TASK DATA section start

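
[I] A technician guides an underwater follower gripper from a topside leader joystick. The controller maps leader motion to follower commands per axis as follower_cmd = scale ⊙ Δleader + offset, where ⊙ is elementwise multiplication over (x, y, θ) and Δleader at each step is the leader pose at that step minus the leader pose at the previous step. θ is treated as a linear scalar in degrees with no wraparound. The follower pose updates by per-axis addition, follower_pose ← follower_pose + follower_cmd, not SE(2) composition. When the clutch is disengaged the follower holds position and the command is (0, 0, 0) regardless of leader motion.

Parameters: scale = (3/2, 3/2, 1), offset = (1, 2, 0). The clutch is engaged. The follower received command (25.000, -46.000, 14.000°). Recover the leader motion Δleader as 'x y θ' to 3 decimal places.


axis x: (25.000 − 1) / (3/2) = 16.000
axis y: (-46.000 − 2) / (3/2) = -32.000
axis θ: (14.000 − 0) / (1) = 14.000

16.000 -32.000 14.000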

TASK DATA section end
TASK DATA section start

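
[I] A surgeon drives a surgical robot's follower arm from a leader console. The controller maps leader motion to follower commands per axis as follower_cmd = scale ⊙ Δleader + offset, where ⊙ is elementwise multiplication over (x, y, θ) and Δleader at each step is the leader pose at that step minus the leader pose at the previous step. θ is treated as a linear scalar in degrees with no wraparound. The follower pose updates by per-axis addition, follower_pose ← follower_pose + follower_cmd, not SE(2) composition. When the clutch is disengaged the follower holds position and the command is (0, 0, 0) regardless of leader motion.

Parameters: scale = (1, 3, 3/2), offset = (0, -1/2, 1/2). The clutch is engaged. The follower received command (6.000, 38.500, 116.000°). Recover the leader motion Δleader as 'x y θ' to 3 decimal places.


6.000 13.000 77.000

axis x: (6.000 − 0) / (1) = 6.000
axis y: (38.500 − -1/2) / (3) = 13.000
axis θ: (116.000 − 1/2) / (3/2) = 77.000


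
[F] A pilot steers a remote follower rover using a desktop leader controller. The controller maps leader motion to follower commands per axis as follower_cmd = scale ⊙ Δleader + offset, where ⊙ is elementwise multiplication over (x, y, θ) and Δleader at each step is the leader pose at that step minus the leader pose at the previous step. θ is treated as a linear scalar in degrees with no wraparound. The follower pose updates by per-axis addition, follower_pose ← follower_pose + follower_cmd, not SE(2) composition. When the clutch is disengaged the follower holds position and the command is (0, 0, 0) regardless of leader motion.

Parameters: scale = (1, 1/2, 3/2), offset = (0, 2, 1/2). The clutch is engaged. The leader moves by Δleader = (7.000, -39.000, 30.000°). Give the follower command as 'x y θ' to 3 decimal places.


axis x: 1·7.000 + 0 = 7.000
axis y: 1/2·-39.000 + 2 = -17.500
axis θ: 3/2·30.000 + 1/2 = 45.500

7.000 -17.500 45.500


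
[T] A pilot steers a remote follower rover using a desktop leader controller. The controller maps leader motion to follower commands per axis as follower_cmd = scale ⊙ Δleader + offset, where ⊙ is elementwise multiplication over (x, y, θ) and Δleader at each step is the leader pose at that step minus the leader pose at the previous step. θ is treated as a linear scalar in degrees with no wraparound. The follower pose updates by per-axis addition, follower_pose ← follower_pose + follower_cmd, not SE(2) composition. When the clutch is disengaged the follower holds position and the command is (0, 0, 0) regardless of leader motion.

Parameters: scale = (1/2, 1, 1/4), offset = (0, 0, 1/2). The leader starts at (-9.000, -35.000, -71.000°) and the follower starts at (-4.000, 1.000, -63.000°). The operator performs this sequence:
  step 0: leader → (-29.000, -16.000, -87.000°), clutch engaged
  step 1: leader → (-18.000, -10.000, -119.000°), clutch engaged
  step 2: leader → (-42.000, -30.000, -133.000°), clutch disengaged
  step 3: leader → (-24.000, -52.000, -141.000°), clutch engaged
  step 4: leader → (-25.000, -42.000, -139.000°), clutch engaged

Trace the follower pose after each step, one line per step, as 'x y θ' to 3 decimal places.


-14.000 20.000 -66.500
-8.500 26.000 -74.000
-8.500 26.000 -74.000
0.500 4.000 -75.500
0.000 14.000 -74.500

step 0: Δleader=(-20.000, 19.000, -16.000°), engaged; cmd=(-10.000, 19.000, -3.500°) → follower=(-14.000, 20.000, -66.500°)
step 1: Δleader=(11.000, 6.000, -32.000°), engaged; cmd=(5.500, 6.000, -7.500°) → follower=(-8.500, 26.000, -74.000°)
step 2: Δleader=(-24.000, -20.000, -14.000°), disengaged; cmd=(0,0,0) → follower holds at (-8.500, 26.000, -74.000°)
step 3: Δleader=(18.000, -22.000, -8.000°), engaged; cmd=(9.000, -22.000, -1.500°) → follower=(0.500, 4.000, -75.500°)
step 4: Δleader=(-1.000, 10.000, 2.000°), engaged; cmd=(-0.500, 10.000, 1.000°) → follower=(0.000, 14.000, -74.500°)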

TASK DATA section end

_PROMPT_: Number of lines holding "desktop" in the data: give it, with nothing else.

_SOLUTION_: 2